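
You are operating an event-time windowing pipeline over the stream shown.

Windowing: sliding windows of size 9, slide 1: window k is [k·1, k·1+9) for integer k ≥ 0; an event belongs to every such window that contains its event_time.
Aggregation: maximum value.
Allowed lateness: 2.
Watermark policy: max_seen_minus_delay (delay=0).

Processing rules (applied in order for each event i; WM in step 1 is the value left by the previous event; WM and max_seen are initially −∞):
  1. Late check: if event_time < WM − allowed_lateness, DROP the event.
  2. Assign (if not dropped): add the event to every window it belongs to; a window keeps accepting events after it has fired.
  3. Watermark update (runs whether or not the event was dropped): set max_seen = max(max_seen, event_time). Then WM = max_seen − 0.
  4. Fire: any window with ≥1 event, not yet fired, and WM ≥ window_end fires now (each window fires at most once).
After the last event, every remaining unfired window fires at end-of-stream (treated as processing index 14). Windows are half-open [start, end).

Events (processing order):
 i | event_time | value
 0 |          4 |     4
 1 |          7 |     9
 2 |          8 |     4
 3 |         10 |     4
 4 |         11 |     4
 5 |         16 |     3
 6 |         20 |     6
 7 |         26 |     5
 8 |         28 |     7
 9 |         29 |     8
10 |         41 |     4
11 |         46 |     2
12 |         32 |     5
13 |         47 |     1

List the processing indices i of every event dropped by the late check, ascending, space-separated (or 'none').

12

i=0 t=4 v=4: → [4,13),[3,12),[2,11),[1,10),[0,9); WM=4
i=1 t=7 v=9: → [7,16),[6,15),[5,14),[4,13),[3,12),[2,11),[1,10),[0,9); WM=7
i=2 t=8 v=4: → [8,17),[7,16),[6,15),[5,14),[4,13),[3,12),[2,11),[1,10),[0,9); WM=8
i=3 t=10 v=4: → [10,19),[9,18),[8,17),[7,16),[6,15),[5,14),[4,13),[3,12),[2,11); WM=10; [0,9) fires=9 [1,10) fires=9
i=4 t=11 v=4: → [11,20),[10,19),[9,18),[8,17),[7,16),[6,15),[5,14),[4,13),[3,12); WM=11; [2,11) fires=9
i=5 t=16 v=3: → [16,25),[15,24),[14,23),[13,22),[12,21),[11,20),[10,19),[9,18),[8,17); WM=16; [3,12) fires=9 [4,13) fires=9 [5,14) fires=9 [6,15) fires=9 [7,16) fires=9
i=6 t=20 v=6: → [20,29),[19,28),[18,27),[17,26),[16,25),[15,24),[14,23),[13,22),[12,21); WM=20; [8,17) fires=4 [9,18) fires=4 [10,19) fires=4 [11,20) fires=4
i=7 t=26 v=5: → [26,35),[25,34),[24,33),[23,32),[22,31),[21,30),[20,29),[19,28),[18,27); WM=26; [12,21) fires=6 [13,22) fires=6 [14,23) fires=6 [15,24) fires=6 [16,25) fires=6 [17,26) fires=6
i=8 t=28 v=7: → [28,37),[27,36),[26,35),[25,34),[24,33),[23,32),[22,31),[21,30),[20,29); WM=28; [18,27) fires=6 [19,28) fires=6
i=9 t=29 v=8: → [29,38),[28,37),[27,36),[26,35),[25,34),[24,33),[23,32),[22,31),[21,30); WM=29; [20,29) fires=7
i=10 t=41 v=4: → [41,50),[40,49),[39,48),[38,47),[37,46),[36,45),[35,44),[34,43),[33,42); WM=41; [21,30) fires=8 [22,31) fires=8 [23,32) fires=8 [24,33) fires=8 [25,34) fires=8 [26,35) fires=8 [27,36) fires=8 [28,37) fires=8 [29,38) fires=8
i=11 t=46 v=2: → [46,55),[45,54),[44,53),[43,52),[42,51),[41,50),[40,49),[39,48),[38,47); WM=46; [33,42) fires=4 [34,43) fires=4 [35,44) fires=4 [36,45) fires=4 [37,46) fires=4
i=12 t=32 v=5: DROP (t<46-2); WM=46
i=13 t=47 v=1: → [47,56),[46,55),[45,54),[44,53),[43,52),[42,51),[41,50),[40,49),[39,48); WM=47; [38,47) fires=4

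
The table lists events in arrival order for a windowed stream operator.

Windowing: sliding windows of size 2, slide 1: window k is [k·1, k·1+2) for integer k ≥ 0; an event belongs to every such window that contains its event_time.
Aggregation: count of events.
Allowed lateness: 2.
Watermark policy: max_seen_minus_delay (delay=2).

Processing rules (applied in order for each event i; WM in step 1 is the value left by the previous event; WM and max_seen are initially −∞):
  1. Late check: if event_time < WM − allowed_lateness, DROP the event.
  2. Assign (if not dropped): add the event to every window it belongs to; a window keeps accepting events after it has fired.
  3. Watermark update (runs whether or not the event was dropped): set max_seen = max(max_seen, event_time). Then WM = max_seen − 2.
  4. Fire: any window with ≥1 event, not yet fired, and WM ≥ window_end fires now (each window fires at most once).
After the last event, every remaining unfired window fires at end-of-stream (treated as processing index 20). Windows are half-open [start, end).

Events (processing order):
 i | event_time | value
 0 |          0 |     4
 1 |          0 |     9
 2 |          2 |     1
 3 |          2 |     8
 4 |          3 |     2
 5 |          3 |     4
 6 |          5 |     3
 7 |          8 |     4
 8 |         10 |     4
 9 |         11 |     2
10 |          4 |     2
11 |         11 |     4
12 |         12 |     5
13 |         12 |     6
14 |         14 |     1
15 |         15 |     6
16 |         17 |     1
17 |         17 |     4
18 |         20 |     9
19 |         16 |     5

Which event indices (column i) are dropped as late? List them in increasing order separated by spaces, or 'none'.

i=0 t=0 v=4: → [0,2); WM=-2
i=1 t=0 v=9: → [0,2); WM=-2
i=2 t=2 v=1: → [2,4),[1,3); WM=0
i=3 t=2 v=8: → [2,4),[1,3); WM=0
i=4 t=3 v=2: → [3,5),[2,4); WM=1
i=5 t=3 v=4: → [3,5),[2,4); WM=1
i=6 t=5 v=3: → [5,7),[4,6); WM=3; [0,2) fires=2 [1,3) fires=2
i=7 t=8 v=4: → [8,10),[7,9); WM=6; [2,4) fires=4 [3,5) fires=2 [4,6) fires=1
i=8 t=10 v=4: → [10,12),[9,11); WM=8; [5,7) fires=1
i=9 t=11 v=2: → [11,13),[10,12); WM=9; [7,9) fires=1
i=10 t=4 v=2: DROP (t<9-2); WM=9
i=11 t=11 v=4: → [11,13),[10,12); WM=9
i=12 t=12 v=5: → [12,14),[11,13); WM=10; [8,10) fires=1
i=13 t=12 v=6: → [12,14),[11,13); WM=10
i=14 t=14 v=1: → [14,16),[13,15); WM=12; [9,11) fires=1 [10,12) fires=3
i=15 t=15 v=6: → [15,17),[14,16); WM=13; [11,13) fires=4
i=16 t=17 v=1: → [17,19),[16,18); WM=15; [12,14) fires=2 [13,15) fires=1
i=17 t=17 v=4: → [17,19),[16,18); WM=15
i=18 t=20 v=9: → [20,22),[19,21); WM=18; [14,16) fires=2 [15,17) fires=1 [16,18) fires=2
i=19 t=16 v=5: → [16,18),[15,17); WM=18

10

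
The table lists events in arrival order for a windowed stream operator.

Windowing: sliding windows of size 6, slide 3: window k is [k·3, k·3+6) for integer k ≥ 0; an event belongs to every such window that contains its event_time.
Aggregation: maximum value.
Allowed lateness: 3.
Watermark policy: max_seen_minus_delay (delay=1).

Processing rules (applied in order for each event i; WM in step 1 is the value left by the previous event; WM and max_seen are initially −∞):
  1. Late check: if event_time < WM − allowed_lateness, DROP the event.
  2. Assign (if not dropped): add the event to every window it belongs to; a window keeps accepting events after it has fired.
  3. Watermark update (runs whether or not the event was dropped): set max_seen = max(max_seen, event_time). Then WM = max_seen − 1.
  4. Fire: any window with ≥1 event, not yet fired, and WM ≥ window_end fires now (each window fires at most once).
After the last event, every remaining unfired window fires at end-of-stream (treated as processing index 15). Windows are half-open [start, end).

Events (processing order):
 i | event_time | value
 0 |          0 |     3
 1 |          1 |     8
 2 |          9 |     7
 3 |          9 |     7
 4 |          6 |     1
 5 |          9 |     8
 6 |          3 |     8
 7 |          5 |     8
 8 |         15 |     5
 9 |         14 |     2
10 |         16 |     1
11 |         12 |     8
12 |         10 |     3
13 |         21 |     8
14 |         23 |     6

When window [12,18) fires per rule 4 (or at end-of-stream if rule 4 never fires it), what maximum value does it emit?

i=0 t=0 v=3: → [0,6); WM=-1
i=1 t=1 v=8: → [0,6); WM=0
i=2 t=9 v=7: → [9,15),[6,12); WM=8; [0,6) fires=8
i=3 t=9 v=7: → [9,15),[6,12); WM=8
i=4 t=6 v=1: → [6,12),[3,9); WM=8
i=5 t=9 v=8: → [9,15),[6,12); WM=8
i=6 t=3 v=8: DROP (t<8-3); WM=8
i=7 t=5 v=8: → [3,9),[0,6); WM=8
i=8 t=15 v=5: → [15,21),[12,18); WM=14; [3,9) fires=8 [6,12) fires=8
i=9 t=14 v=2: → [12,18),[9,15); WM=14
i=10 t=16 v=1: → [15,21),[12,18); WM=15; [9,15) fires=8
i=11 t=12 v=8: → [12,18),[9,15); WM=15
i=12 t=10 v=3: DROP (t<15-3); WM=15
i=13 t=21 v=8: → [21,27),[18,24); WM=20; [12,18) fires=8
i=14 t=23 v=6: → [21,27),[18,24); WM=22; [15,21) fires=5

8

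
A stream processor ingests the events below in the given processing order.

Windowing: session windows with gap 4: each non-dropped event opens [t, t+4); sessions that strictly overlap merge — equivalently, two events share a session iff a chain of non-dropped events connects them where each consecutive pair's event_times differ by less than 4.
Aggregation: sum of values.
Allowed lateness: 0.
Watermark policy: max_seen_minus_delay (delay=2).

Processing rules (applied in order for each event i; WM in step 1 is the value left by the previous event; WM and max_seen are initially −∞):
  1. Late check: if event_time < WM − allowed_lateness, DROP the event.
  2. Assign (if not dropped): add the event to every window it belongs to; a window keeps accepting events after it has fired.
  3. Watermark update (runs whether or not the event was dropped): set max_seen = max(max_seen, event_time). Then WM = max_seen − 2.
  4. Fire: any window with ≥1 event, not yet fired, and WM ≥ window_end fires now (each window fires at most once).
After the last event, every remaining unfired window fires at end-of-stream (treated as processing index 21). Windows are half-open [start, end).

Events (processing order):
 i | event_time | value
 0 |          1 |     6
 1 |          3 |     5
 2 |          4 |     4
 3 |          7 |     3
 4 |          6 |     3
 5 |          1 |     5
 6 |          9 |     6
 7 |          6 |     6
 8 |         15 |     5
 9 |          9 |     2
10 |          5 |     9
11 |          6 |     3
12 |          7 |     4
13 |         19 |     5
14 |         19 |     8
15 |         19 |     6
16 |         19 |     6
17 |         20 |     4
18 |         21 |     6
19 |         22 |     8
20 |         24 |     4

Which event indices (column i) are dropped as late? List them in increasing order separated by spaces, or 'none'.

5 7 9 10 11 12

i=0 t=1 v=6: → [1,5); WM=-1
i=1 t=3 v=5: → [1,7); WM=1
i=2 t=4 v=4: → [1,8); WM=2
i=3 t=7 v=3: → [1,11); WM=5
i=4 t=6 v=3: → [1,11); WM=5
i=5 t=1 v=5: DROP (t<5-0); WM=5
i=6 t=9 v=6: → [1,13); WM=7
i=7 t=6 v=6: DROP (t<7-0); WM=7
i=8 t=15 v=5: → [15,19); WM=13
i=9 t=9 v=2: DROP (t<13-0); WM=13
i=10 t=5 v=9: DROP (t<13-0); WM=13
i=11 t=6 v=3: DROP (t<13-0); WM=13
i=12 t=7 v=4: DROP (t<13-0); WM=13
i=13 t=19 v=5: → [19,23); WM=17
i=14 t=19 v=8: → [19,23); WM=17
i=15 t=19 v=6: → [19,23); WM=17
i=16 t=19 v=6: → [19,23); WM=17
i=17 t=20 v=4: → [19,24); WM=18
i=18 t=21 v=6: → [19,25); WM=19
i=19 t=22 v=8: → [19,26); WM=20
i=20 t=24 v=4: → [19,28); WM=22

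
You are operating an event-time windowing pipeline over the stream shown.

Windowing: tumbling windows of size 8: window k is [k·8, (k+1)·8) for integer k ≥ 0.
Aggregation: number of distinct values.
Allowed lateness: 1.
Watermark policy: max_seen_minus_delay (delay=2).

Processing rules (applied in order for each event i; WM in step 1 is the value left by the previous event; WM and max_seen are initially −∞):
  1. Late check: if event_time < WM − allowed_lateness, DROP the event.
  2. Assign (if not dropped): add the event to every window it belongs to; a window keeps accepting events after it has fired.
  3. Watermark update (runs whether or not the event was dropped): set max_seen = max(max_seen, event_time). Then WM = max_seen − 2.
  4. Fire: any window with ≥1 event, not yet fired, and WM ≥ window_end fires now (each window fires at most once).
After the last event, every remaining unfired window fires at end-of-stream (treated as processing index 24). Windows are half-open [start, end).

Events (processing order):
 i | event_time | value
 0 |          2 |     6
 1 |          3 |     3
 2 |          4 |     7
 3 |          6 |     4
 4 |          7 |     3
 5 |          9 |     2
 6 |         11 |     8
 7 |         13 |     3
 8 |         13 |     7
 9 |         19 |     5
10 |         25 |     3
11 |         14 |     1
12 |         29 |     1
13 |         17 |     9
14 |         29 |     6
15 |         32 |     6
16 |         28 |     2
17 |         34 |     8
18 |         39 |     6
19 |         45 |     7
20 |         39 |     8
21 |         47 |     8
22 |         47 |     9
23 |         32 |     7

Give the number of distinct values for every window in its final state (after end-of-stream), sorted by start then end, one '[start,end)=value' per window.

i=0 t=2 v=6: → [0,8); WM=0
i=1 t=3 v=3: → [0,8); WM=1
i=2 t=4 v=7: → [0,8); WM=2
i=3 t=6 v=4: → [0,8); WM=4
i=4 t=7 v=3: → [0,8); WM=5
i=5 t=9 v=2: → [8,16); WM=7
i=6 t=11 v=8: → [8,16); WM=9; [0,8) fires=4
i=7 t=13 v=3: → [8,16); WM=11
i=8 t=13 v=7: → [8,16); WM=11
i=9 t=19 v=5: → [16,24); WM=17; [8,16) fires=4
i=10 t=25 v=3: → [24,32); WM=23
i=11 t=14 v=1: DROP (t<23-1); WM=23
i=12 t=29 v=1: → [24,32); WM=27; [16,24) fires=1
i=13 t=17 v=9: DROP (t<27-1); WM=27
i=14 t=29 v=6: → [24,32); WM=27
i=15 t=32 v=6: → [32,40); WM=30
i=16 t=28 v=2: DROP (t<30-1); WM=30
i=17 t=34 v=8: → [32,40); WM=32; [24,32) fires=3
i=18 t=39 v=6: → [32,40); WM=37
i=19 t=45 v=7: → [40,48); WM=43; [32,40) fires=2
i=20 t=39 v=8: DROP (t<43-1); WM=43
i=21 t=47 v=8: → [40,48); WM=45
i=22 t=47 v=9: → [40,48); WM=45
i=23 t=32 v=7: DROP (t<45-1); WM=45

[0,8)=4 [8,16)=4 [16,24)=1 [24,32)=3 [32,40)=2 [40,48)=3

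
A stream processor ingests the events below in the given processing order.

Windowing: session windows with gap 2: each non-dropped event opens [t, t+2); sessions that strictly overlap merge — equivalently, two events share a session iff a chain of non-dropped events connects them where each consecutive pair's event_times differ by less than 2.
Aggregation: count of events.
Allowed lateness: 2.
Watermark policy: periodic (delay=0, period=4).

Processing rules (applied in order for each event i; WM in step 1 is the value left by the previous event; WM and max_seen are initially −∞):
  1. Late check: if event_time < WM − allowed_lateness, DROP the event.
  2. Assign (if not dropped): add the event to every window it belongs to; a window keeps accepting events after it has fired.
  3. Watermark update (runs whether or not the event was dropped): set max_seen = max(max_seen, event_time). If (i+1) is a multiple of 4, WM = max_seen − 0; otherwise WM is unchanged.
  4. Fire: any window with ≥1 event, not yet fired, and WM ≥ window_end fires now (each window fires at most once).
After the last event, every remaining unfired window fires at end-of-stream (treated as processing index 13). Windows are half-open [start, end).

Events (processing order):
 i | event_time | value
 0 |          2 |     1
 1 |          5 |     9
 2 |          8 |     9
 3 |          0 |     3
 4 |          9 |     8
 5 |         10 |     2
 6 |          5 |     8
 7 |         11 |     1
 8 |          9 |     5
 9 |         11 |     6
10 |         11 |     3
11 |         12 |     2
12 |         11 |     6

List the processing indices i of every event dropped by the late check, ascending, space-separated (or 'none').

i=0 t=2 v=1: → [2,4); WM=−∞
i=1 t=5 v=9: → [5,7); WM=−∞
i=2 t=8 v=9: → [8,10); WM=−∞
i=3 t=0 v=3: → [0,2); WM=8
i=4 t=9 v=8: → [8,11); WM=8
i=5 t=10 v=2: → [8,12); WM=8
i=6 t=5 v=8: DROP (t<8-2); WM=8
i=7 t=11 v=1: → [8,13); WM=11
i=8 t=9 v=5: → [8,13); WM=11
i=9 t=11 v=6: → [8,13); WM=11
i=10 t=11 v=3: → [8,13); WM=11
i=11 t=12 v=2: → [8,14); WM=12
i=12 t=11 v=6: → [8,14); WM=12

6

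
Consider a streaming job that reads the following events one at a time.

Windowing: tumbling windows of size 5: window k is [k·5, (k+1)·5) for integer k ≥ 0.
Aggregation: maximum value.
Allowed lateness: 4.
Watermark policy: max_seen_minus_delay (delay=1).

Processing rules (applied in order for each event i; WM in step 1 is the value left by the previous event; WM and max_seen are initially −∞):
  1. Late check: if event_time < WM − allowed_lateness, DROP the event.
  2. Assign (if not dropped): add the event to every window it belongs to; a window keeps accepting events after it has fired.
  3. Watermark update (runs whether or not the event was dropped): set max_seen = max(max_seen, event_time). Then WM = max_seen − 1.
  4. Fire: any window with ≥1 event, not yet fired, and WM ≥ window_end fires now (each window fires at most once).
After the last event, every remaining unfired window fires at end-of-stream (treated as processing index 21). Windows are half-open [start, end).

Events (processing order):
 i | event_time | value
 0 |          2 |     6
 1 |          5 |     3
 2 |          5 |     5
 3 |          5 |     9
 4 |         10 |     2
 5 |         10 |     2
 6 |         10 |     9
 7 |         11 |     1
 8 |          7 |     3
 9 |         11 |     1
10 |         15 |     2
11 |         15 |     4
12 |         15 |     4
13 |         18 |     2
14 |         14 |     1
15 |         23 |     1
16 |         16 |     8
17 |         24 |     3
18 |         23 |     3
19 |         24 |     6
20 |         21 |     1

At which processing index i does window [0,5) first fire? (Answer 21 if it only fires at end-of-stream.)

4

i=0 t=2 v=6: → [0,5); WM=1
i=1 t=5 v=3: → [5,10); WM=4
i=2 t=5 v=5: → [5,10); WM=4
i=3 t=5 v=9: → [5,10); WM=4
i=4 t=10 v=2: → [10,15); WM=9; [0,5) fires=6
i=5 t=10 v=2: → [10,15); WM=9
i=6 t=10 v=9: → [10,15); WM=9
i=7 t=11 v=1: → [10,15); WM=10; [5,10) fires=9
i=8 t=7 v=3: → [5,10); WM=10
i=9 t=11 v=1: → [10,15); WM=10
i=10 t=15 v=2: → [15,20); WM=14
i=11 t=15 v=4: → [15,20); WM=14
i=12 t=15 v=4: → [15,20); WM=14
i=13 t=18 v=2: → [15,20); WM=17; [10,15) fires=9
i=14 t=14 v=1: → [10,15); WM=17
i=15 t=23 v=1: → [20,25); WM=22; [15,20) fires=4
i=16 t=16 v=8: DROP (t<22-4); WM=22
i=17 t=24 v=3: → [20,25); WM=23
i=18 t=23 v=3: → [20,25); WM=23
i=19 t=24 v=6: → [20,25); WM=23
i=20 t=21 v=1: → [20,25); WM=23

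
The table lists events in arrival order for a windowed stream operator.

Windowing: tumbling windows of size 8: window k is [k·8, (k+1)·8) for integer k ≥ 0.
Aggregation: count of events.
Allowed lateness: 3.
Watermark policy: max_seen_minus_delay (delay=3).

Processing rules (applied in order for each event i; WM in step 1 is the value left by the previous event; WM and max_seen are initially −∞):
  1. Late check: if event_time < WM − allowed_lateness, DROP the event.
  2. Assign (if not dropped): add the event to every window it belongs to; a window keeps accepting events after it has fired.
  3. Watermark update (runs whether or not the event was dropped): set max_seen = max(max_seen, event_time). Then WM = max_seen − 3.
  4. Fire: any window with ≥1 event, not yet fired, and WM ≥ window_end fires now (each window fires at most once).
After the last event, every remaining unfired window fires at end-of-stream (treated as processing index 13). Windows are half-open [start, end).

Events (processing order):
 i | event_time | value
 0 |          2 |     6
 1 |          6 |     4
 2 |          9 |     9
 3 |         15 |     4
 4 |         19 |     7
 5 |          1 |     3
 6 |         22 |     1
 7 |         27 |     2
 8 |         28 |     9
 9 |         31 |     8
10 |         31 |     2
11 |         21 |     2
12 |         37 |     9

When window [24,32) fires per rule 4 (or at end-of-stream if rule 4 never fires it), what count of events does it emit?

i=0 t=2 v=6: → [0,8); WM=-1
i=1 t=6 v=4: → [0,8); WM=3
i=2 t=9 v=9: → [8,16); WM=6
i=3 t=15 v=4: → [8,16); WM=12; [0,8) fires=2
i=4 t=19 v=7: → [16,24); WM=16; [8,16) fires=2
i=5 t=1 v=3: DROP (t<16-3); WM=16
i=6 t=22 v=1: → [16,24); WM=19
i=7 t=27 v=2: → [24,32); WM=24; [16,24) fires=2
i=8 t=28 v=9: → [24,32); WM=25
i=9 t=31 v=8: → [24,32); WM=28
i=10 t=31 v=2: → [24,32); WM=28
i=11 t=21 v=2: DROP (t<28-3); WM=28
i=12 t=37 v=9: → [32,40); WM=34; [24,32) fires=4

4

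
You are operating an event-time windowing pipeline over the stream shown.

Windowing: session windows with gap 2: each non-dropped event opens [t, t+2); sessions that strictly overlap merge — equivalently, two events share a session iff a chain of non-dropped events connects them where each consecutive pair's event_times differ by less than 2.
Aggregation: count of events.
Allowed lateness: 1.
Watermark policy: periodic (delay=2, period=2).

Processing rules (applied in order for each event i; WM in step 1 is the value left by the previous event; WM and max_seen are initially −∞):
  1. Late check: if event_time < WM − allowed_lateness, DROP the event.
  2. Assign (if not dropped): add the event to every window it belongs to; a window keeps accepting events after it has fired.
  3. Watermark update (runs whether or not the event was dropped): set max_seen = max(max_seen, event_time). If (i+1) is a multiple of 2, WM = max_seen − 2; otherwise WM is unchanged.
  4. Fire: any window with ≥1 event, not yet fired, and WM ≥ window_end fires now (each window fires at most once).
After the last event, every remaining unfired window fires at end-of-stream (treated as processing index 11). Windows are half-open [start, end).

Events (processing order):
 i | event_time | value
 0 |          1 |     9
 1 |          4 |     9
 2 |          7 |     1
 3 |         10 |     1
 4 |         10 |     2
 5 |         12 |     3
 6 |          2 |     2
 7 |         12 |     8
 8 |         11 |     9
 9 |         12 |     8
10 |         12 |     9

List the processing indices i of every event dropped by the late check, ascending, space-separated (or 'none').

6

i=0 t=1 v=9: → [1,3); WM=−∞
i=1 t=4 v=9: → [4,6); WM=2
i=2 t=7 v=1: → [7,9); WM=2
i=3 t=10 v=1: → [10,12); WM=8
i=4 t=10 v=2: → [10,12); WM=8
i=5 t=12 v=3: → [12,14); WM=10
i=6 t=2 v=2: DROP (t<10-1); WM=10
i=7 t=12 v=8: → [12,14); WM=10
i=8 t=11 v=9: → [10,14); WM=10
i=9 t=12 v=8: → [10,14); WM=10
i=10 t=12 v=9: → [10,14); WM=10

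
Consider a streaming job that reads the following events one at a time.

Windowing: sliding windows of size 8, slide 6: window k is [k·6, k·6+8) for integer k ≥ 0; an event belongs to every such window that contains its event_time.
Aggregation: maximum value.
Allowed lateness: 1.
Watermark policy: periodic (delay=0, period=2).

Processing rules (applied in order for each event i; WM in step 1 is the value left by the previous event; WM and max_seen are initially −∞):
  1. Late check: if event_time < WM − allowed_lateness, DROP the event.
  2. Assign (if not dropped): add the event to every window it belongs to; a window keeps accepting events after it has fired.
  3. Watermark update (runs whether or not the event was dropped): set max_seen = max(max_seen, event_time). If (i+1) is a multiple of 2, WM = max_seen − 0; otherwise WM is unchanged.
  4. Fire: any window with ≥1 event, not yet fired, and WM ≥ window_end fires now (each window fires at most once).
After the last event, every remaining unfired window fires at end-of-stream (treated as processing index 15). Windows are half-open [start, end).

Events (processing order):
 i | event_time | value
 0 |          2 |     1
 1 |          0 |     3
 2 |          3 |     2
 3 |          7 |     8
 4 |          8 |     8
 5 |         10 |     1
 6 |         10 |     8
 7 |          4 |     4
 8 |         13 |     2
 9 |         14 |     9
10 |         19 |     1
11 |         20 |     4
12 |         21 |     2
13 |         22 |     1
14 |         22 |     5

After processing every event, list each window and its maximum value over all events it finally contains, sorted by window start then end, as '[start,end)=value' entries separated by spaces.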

● ● ● ● ●

ASSIGNED TASK
Would you copy every line of the entries in which "periodic" appears?

ANSWER SPACE
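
Watermark policy: periodic (delay=0, period=4).
Watermark policy: periodic (delay=2, period=2).
Watermark policy: periodic (delay=0, period=2).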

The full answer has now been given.